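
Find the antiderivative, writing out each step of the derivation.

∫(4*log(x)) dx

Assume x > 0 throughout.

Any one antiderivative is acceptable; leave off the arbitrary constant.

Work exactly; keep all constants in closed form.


Step 1. Integrate ∫(4*log(x)) dx by parts with u = log(x), dv = (4) dx, so v = 4*x [assuming x > 0]: now 4*x*log(x) + ∫(-4) dx.
Step 2. Evaluate the standard form: now 4*x*log(x) - 4*x.
Answer: 4*x*log(x) - 4*x.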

Assigned task. Retype every record above exactly.

Result of this exercise.
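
Find the antiderivative, writing out each step of the derivation.

∫(4*log(x)) dx

Assume x > 0 throughout.

Any one antiderivative is acceptable; leave off the arbitrary constant.

Work exactly; keep all constants in closed form.


Step 1. Integrate ∫(4*log(x)) dx by parts with u = log(x), dv = (4) dx, so v = 4*x [assuming x > 0]: now 4*x*log(x) + ∫(-4) dx.
Step 2. Evaluate the standard form: now 4*x*log(x) - 4*x.
Answer: 4*x*log(x) - 4*x.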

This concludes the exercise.